__DATA PROVIDED__.
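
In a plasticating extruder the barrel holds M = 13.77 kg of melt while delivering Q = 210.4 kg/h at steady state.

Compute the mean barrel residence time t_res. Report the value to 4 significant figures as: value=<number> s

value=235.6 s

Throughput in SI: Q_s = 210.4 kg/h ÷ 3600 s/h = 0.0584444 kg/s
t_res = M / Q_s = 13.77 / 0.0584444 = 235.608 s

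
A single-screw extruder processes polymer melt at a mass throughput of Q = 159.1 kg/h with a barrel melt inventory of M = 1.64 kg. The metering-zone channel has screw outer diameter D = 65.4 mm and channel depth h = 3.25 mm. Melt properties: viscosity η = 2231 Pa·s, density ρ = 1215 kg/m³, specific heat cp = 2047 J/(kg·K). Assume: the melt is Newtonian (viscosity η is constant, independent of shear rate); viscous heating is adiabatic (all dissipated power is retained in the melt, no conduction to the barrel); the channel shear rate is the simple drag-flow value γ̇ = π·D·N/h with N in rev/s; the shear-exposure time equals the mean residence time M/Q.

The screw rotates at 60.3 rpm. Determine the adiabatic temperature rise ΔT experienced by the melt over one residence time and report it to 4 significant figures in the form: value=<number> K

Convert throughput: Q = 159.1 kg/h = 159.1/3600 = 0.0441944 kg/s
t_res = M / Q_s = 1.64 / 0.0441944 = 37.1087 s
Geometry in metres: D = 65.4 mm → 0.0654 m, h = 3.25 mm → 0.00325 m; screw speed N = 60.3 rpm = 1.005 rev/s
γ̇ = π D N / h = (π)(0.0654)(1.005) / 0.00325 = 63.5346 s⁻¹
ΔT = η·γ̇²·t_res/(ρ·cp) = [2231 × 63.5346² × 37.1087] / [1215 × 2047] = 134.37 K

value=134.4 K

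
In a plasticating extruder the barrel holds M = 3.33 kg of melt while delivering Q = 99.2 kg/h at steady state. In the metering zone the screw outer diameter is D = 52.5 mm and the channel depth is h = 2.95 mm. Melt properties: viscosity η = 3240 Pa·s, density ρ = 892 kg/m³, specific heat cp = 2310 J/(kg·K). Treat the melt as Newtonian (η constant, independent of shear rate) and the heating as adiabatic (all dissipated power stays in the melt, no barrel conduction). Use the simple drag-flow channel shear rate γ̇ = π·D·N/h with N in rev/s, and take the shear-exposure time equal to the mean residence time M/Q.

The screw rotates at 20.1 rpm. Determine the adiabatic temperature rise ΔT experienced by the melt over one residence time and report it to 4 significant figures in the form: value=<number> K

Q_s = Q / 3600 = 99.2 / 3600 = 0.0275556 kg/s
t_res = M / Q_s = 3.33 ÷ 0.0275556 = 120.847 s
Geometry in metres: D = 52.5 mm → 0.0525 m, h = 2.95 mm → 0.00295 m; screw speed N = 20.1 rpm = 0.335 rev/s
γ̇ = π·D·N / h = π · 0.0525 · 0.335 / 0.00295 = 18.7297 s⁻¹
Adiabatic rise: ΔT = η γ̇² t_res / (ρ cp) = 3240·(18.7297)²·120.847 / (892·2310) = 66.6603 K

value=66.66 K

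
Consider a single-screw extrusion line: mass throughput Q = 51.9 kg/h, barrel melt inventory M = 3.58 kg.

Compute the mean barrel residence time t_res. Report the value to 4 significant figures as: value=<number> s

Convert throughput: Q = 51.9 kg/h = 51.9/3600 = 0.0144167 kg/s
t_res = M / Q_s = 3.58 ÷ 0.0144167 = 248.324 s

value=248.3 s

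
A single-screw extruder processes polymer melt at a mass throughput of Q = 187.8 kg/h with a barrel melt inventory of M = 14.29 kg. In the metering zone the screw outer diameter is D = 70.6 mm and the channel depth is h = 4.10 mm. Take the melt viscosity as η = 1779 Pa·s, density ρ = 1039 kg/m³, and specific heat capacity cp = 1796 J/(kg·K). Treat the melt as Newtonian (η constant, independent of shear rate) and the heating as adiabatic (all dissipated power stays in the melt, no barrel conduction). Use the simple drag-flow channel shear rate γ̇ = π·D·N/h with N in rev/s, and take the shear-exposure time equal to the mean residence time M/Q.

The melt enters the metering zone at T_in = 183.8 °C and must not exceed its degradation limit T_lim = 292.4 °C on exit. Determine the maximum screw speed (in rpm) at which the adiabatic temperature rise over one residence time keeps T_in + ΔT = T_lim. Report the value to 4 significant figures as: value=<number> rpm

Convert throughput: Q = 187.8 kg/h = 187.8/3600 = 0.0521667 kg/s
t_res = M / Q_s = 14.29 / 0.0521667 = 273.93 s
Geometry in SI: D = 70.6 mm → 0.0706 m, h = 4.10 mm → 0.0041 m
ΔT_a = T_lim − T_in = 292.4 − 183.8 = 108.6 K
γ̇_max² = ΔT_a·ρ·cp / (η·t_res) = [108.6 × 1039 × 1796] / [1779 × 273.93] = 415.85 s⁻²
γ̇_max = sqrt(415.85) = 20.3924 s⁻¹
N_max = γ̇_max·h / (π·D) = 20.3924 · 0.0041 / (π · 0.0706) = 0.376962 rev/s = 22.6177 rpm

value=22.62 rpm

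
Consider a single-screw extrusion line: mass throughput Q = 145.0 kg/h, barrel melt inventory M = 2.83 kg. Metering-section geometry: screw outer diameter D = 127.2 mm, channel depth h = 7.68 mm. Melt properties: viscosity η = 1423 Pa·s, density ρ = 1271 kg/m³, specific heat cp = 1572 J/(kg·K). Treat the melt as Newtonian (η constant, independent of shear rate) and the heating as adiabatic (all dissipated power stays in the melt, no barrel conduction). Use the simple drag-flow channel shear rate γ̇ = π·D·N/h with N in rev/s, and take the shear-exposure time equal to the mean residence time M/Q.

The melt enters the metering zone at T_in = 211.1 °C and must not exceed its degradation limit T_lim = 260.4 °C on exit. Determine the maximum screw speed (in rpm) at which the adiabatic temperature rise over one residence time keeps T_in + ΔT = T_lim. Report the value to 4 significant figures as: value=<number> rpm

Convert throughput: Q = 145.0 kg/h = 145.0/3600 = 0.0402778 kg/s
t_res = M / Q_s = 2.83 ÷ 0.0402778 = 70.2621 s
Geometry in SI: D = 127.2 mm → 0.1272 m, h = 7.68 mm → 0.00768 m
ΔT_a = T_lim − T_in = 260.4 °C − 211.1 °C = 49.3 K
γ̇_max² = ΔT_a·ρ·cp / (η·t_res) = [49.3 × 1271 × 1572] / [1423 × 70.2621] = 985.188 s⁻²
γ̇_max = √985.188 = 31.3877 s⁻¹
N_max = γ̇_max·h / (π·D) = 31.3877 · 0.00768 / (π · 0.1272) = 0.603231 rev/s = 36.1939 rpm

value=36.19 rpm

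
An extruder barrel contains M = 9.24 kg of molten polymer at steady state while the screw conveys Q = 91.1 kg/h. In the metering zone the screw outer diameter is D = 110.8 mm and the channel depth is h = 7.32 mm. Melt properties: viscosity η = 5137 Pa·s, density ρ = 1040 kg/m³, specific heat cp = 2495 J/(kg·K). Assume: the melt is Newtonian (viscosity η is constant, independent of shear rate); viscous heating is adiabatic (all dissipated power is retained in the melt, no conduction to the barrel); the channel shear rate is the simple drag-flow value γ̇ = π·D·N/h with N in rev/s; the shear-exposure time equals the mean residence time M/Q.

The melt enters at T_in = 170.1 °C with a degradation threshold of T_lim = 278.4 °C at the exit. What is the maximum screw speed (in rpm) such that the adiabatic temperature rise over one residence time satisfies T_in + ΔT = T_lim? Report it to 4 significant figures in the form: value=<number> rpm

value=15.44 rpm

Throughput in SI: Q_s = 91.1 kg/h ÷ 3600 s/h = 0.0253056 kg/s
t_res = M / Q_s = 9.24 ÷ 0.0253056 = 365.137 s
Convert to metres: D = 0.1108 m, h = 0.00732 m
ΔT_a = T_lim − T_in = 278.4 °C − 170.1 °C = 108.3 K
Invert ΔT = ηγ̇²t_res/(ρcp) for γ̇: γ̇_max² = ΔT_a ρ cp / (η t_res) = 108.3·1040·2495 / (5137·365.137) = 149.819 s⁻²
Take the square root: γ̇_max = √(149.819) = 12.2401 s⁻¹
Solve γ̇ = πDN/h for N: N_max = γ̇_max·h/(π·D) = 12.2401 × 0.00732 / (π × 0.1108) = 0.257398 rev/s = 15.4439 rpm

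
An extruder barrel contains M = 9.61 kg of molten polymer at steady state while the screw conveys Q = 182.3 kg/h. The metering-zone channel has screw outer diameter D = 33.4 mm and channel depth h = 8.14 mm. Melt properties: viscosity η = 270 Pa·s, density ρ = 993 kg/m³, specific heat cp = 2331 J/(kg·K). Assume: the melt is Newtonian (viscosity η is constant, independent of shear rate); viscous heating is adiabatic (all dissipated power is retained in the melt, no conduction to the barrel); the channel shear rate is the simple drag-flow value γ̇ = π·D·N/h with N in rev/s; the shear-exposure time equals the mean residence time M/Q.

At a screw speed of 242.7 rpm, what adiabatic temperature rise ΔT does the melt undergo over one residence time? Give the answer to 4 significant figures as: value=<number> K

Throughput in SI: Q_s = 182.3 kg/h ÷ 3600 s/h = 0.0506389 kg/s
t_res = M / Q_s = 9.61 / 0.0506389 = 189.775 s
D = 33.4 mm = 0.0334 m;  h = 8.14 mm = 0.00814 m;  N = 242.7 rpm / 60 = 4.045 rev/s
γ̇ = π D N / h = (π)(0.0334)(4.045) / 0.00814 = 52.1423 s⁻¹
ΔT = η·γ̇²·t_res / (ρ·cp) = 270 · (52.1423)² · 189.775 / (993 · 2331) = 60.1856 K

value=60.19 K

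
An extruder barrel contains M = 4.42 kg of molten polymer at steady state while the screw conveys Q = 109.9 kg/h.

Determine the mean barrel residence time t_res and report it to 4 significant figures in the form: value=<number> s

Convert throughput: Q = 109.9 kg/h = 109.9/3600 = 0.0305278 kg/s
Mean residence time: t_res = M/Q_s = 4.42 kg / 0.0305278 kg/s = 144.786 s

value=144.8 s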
==
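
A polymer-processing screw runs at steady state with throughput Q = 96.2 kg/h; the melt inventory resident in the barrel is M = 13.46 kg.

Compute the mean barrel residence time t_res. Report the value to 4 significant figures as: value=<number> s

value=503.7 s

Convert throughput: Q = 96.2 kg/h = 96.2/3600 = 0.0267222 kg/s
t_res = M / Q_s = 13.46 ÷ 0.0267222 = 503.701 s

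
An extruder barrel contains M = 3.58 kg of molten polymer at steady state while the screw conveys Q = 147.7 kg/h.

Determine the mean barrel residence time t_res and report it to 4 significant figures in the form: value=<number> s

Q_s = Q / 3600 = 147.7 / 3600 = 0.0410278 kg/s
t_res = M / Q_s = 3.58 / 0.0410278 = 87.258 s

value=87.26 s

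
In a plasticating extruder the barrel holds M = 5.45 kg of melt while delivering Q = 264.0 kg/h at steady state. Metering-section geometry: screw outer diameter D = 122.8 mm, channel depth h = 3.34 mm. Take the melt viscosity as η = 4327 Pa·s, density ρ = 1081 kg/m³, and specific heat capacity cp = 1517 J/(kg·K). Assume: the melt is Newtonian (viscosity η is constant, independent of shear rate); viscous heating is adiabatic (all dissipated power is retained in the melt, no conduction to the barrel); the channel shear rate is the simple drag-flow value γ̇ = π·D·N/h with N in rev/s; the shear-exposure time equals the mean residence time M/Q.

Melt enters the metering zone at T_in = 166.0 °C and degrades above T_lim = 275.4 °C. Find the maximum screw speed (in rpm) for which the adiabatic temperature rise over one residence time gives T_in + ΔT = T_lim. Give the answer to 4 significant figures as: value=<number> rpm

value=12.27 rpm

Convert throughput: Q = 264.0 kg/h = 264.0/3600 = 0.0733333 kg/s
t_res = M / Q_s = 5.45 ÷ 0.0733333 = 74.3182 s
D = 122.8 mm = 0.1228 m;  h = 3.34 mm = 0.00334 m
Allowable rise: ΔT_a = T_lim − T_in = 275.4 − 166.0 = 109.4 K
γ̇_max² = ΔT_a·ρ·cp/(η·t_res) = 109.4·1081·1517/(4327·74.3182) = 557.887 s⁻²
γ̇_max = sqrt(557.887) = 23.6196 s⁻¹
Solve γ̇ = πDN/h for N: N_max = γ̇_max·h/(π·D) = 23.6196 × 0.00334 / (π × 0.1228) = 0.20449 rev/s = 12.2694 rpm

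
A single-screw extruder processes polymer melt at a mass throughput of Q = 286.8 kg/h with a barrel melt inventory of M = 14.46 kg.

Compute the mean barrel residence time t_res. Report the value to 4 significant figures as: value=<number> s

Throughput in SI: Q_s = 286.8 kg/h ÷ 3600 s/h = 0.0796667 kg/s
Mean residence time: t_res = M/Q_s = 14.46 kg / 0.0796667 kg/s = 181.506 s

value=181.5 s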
* * *
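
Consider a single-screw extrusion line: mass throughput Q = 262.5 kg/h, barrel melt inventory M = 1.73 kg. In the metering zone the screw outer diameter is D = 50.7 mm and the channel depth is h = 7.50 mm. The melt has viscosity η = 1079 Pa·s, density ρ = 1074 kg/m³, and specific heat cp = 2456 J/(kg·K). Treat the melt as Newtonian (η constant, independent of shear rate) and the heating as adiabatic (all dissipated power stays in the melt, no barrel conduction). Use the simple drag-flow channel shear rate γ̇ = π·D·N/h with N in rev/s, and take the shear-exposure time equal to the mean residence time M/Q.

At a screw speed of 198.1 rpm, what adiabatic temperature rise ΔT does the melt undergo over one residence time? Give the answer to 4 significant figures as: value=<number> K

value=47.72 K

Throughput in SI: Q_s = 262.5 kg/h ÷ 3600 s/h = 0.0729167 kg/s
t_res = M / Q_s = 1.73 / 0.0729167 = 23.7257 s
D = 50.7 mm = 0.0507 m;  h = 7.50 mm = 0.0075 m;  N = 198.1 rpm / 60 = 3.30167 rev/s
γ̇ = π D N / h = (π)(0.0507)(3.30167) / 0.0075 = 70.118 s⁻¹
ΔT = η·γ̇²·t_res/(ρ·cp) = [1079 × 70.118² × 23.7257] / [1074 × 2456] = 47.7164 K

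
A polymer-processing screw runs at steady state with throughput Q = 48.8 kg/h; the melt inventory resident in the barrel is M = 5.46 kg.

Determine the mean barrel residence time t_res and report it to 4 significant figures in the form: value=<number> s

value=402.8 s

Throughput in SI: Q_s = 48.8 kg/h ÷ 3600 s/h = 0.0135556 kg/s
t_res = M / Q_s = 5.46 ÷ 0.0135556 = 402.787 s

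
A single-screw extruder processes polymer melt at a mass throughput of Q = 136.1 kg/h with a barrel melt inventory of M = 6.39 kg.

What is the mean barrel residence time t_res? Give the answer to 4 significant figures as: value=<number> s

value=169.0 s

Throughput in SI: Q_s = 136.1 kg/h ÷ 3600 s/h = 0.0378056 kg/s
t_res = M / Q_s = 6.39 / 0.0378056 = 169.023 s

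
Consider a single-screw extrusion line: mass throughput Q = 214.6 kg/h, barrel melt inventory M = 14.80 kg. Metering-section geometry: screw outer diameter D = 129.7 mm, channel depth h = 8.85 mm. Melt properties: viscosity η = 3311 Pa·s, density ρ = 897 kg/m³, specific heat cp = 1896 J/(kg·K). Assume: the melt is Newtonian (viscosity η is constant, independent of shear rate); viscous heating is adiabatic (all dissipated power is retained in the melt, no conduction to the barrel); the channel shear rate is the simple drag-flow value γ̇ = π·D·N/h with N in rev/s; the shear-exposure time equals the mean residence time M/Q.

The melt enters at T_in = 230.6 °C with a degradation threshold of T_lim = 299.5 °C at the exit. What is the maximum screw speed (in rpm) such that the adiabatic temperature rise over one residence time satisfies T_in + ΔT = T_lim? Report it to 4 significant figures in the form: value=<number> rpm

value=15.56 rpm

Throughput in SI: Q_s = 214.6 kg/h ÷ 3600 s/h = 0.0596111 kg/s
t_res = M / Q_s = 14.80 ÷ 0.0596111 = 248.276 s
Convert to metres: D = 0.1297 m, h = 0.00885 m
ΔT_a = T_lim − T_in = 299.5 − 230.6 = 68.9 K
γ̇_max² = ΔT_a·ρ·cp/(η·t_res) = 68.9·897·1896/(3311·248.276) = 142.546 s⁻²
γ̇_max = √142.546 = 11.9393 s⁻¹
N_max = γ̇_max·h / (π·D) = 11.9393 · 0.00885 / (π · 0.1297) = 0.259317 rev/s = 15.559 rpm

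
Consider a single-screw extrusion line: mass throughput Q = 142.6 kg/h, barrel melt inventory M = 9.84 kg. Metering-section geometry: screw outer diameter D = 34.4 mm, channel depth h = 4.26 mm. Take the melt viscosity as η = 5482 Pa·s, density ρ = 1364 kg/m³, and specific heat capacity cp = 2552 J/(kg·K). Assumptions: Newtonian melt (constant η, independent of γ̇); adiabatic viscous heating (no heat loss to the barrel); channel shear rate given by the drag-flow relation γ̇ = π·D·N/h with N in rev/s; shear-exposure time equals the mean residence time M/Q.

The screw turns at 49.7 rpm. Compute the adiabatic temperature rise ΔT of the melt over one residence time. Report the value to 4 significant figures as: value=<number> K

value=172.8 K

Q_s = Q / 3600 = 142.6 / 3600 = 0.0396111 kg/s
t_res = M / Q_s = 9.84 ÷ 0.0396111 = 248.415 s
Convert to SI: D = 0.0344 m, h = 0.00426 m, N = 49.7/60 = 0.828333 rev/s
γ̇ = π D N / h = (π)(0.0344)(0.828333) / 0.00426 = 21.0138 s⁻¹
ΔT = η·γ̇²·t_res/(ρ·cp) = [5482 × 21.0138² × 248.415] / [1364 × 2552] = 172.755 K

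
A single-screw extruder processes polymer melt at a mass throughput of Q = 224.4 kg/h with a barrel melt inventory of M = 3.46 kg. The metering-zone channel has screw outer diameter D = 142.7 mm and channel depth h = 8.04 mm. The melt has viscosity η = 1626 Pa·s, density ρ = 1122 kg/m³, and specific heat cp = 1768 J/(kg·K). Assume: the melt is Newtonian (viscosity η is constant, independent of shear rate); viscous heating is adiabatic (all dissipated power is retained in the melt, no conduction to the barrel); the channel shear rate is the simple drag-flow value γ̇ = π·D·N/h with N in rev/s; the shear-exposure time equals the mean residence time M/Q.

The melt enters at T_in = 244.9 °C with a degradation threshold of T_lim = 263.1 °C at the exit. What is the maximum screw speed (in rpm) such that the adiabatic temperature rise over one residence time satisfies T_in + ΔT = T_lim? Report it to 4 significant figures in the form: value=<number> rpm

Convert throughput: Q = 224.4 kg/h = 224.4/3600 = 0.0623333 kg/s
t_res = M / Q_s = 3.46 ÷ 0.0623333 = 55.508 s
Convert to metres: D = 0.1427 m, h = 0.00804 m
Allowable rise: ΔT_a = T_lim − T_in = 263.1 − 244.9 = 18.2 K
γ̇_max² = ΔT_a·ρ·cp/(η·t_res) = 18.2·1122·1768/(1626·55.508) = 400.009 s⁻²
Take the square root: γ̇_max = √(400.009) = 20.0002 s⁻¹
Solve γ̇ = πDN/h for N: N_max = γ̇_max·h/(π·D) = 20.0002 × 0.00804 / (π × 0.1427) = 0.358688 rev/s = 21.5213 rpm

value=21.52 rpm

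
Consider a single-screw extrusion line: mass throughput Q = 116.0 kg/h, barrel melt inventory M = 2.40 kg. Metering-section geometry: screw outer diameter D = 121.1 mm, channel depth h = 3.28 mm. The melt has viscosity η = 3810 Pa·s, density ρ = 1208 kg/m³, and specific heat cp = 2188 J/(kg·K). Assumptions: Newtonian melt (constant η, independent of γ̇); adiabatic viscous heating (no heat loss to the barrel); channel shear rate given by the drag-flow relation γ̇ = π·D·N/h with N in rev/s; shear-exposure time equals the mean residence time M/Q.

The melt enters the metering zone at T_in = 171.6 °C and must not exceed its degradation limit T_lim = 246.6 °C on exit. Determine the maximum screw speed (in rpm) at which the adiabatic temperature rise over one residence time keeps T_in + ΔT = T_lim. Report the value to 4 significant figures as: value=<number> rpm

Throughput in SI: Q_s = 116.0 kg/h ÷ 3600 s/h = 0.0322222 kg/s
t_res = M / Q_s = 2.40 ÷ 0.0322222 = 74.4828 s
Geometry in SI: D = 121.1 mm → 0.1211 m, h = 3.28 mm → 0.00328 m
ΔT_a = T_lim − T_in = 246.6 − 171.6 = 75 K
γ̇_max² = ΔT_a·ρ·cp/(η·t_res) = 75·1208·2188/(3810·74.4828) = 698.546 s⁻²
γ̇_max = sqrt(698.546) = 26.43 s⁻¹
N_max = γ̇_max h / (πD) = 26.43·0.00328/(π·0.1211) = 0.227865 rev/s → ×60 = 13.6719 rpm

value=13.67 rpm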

__EXERCISE BRIEF__.
Copy the lines of the data above exactly as written, beginning with the line containing "In a plasticating extruder the barrel holds M = 13.77" and ending with the line containing "In a plasticating extruder the barrel holds M = 3.33", and leave out all other lines.

__TASK OUTPUT__.
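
In a plasticating extruder the barrel holds M = 13.77 kg of melt while delivering Q = 210.4 kg/h at steady state.

Compute the mean barrel residence time t_res. Report the value to 4 significant figures as: value=<number> s

value=235.6 s

Throughput in SI: Q_s = 210.4 kg/h ÷ 3600 s/h = 0.0584444 kg/s
t_res = M / Q_s = 13.77 / 0.0584444 = 235.608 s

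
A single-screw extruder processes polymer melt at a mass throughput of Q = 159.1 kg/h with a barrel melt inventory of M = 1.64 kg. The metering-zone channel has screw outer diameter D = 65.4 mm and channel depth h = 3.25 mm. Melt properties: viscosity η = 2231 Pa·s, density ρ = 1215 kg/m³, specific heat cp = 2047 J/(kg·K). Assume: the melt is Newtonian (viscosity η is constant, independent of shear rate); viscous heating is adiabatic (all dissipated power is retained in the melt, no conduction to the barrel); the channel shear rate is the simple drag-flow value γ̇ = π·D·N/h with N in rev/s; the shear-exposure time equals the mean residence time M/Q.

The screw rotates at 60.3 rpm. Determine the adiabatic temperature rise ΔT experienced by the melt over one residence time and report it to 4 significant figures in the form: value=<number> K

Convert throughput: Q = 159.1 kg/h = 159.1/3600 = 0.0441944 kg/s
t_res = M / Q_s = 1.64 / 0.0441944 = 37.1087 s
Geometry in metres: D = 65.4 mm → 0.0654 m, h = 3.25 mm → 0.00325 m; screw speed N = 60.3 rpm = 1.005 rev/s
γ̇ = π D N / h = (π)(0.0654)(1.005) / 0.00325 = 63.5346 s⁻¹
ΔT = η·γ̇²·t_res/(ρ·cp) = [2231 × 63.5346² × 37.1087] / [1215 × 2047] = 134.37 K

value=134.4 K

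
In a plasticating extruder the barrel holds M = 3.33 kg of melt while delivering Q = 99.2 kg/h at steady state. In the metering zone the screw outer diameter is D = 52.5 mm and the channel depth is h = 2.95 mm. Melt properties: viscosity η = 3240 Pa·s, density ρ = 892 kg/m³, specific heat cp = 2310 J/(kg·K). Treat the melt as Newtonian (η constant, independent of shear rate) and the heating as adiabatic (all dissipated power stays in the melt, no barrel conduction). Use the simple drag-flow channel shear rate γ̇ = π·D·N/h with N in rev/s, and take the shear-exposure time equal to the mean residence time M/Q.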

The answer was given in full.